- Opening Delimiter -

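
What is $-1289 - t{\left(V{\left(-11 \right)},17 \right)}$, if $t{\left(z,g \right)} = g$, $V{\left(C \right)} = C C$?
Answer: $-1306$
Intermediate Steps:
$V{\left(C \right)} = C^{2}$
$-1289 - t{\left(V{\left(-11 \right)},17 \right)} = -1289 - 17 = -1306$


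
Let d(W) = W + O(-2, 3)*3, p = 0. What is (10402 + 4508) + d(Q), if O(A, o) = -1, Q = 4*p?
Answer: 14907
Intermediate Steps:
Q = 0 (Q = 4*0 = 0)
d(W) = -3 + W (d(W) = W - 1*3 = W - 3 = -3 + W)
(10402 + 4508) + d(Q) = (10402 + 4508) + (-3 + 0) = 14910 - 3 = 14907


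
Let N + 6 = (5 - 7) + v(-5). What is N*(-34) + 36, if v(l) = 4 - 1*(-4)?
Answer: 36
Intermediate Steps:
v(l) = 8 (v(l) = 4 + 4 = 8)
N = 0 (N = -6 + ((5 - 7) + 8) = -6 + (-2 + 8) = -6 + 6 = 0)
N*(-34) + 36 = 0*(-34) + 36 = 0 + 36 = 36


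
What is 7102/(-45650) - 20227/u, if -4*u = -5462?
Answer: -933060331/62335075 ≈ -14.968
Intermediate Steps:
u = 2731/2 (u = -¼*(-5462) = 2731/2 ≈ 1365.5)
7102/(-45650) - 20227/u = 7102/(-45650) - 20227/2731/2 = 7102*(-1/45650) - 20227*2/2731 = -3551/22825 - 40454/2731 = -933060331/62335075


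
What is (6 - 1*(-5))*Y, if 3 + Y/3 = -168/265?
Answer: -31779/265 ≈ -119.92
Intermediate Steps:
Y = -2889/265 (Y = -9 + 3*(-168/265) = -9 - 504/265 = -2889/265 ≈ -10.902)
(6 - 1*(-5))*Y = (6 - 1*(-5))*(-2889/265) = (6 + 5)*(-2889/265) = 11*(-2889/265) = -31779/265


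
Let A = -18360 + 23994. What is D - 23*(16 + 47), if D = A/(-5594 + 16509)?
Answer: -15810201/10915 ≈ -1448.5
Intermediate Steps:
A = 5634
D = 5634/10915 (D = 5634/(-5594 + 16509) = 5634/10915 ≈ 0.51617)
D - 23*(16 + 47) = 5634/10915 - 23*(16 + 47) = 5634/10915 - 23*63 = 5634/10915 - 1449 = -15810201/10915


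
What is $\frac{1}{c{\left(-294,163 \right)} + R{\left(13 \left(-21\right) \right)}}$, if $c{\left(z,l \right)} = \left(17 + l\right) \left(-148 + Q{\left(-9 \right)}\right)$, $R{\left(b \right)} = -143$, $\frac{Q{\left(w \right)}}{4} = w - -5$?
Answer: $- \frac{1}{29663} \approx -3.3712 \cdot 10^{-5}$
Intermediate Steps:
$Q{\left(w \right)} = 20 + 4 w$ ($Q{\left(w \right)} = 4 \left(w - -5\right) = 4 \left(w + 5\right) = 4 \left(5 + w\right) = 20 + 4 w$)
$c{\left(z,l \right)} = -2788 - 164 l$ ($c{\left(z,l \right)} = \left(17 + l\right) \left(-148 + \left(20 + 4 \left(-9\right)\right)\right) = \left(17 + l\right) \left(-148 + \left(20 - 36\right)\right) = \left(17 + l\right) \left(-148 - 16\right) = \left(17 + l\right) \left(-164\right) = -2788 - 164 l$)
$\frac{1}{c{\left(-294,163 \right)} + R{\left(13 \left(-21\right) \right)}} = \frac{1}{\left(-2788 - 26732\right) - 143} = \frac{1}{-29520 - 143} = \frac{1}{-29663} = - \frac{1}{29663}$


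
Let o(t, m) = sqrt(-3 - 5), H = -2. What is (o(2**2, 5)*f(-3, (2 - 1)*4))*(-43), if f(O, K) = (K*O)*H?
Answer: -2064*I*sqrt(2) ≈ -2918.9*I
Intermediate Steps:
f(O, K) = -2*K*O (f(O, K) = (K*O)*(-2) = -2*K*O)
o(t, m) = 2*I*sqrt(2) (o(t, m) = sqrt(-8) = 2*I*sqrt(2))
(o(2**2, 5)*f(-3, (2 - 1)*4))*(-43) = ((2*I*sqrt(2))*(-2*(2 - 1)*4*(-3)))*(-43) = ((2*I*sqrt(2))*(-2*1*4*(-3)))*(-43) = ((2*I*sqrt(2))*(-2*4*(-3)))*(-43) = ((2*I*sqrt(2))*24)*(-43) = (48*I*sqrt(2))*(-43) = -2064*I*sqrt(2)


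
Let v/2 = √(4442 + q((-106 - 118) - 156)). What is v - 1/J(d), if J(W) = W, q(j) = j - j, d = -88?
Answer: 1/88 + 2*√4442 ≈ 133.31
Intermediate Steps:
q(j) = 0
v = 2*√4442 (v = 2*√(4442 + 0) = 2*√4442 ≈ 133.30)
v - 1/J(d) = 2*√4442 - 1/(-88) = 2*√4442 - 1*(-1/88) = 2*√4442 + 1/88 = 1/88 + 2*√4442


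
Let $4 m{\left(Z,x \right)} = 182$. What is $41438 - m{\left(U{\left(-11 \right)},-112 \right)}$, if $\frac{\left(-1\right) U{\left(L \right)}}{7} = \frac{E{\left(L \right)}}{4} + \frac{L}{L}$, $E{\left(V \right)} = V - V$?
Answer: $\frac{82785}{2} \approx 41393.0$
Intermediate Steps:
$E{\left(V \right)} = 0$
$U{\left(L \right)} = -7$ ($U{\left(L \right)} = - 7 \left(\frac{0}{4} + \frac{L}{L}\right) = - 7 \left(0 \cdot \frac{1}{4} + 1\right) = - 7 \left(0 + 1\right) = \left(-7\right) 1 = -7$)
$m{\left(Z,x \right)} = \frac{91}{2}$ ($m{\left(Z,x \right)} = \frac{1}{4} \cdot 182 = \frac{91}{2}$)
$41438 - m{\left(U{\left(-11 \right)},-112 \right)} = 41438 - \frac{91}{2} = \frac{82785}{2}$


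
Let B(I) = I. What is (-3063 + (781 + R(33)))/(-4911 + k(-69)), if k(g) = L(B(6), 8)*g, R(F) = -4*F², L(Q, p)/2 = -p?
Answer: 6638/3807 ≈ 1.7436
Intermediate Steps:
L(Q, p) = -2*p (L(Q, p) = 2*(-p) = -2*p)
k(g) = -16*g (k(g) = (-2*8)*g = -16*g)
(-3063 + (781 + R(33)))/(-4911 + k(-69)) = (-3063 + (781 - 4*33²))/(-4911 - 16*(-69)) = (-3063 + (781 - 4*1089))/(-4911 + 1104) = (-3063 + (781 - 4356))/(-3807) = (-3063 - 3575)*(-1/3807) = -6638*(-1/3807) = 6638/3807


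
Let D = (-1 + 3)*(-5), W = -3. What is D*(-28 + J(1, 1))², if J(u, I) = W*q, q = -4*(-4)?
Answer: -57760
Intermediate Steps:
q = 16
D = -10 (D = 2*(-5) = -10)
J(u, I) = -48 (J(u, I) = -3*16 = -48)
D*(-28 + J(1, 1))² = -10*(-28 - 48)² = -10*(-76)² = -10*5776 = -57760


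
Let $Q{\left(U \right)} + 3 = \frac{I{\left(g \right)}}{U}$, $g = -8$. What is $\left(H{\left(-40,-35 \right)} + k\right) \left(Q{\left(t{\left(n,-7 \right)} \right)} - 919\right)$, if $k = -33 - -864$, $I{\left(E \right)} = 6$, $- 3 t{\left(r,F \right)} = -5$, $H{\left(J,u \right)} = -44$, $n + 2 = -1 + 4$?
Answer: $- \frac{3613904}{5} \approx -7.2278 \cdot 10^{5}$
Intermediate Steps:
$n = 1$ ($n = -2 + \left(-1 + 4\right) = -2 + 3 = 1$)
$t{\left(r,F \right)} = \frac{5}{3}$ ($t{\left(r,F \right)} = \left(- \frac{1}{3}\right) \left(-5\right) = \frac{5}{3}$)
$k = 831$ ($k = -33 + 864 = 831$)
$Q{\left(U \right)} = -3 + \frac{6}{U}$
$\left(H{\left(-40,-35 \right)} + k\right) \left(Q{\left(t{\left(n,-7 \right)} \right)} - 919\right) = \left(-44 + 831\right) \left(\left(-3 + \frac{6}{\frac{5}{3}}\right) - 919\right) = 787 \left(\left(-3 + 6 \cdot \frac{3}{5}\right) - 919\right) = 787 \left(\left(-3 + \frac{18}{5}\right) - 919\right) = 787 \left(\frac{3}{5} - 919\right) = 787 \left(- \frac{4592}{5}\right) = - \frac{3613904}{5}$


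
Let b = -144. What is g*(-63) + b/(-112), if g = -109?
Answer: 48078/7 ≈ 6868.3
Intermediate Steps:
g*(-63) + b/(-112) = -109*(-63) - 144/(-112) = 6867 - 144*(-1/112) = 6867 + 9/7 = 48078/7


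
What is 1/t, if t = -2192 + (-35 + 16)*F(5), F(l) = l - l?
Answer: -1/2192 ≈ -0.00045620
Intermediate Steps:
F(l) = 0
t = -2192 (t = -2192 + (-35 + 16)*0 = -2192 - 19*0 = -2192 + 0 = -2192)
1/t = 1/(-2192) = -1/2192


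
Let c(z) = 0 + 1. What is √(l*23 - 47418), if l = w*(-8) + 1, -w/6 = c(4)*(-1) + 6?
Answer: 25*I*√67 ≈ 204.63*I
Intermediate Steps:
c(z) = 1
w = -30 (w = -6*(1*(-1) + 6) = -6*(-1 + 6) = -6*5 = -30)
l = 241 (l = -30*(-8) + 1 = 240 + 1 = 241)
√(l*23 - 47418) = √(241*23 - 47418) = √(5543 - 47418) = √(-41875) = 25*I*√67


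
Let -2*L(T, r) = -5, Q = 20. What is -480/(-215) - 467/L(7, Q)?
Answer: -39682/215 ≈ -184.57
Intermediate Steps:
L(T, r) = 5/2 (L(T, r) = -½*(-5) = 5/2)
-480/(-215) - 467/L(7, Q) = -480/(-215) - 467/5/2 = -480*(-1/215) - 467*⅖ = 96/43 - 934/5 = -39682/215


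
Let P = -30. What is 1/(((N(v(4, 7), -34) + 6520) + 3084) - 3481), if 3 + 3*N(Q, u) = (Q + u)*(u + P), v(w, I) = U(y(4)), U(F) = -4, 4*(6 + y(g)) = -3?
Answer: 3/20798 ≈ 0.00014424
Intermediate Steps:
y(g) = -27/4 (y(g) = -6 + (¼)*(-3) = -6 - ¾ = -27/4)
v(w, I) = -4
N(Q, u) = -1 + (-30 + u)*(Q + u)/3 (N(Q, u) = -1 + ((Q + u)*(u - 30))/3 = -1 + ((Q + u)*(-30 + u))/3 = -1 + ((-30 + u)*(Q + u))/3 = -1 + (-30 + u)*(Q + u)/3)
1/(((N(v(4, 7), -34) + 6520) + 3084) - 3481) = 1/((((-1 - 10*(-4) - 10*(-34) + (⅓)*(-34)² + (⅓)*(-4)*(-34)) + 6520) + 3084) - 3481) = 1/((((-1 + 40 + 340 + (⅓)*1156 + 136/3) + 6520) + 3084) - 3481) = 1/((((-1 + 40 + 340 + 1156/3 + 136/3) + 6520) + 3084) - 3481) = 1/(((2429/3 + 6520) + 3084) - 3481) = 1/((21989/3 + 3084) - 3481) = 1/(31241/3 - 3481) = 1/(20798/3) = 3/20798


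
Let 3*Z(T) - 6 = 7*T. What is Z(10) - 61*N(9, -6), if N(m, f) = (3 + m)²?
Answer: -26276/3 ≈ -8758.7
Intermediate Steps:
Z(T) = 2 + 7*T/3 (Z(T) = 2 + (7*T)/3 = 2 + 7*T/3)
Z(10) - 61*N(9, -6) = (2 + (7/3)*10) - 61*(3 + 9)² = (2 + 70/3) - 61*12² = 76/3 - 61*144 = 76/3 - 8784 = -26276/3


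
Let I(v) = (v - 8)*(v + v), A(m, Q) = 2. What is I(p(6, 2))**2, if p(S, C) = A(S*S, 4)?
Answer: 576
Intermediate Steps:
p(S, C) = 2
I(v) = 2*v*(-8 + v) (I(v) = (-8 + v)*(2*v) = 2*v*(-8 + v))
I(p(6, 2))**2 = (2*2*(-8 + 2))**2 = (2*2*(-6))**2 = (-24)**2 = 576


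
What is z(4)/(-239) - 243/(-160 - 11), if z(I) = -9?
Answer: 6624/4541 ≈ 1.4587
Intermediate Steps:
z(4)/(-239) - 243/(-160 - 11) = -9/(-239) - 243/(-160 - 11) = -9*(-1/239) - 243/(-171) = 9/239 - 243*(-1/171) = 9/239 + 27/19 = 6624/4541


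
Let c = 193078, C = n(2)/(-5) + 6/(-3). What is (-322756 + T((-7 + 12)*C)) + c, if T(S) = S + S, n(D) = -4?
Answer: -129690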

- Closing Delimiter -

Required action:
Of all the entries above, retype exactly the lines from the line with "Answer: -2064*I*sqrt(2) ≈ -2918.9*I" to the line with "Answer: -57760", both included, and no others.

Output below:
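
Answer: -2064*I*sqrt(2) ≈ -2918.9*I
Intermediate Steps:
f(O, K) = -2*K*O (f(O, K) = (K*O)*(-2) = -2*K*O)
o(t, m) = 2*I*sqrt(2) (o(t, m) = sqrt(-8) = 2*I*sqrt(2))
(o(2**2, 5)*f(-3, (2 - 1)*4))*(-43) = ((2*I*sqrt(2))*(-2*(2 - 1)*4*(-3)))*(-43) = ((2*I*sqrt(2))*(-2*1*4*(-3)))*(-43) = ((2*I*sqrt(2))*(-2*4*(-3)))*(-43) = ((2*I*sqrt(2))*24)*(-43) = (48*I*sqrt(2))*(-43) = -2064*I*sqrt(2)


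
Let v/2 = √(4442 + q((-106 - 118) - 156)). What is v - 1/J(d), if J(W) = W, q(j) = j - j, d = -88?
Answer: 1/88 + 2*√4442 ≈ 133.31
Intermediate Steps:
q(j) = 0
v = 2*√4442 (v = 2*√(4442 + 0) = 2*√4442 ≈ 133.30)
v - 1/J(d) = 2*√4442 - 1/(-88) = 2*√4442 - 1*(-1/88) = 2*√4442 + 1/88 = 1/88 + 2*√4442


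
Let $4 m{\left(Z,x \right)} = 182$. What is $41438 - m{\left(U{\left(-11 \right)},-112 \right)}$, if $\frac{\left(-1\right) U{\left(L \right)}}{7} = \frac{E{\left(L \right)}}{4} + \frac{L}{L}$, $E{\left(V \right)} = V - V$?
Answer: $\frac{82785}{2} \approx 41393.0$
Intermediate Steps:
$E{\left(V \right)} = 0$
$U{\left(L \right)} = -7$ ($U{\left(L \right)} = - 7 \left(\frac{0}{4} + \frac{L}{L}\right) = - 7 \left(0 \cdot \frac{1}{4} + 1\right) = - 7 \left(0 + 1\right) = \left(-7\right) 1 = -7$)
$m{\left(Z,x \right)} = \frac{91}{2}$ ($m{\left(Z,x \right)} = \frac{1}{4} \cdot 182 = \frac{91}{2}$)
$41438 - m{\left(U{\left(-11 \right)},-112 \right)} = 41438 - \frac{91}{2} = \frac{82785}{2}$


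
Let B(I) = I. What is (-3063 + (781 + R(33)))/(-4911 + k(-69)), if k(g) = L(B(6), 8)*g, R(F) = -4*F², L(Q, p)/2 = -p?
Answer: 6638/3807 ≈ 1.7436
Intermediate Steps:
L(Q, p) = -2*p (L(Q, p) = 2*(-p) = -2*p)
k(g) = -16*g (k(g) = (-2*8)*g = -16*g)
(-3063 + (781 + R(33)))/(-4911 + k(-69)) = (-3063 + (781 - 4*33²))/(-4911 - 16*(-69)) = (-3063 + (781 - 4*1089))/(-4911 + 1104) = (-3063 + (781 - 4356))/(-3807) = (-3063 - 3575)*(-1/3807) = -6638*(-1/3807) = 6638/3807


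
Let D = (-1 + 3)*(-5), W = -3. What is D*(-28 + J(1, 1))², if J(u, I) = W*q, q = -4*(-4)?
Answer: -57760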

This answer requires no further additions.